— THE PROBLEM —
Write all of the entries out again exactly.

— DATA RECORDS —
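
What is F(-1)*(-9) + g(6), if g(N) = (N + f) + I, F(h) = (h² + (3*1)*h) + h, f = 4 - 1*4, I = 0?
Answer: 33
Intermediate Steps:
f = 0 (f = 4 - 4 = 0)
F(h) = h² + 4*h (F(h) = (h² + 3*h) + h = h² + 4*h)
g(N) = N (g(N) = (N + 0) + 0 = N + 0 = N)
F(-1)*(-9) + g(6) = -(4 - 1)*(-9) + 6 = -1*3*(-9) + 6 = -3*(-9) + 6 = 27 + 6 = 33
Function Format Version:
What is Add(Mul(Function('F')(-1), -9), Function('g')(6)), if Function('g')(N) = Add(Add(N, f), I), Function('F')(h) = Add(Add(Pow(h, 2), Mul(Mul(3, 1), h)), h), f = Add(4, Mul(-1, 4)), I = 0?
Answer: 33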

— TASK RESULT —
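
What is F(-1)*(-9) + g(6), if g(N) = (N + f) + I, F(h) = (h² + (3*1)*h) + h, f = 4 - 1*4, I = 0?
Answer: 33
Intermediate Steps:
f = 0 (f = 4 - 4 = 0)
F(h) = h² + 4*h (F(h) = (h² + 3*h) + h = h² + 4*h)
g(N) = N (g(N) = (N + 0) + 0 = N + 0 = N)
F(-1)*(-9) + g(6) = -(4 - 1)*(-9) + 6 = -1*3*(-9) + 6 = -3*(-9) + 6 = 27 + 6 = 33
Function Format Version:
What is Add(Mul(Function('F')(-1), -9), Function('g')(6)), if Function('g')(N) = Add(Add(N, f), I), Function('F')(h) = Add(Add(Pow(h, 2), Mul(Mul(3, 1), h)), h), f = Add(4, Mul(-1, 4)), I = 0?
Answer: 33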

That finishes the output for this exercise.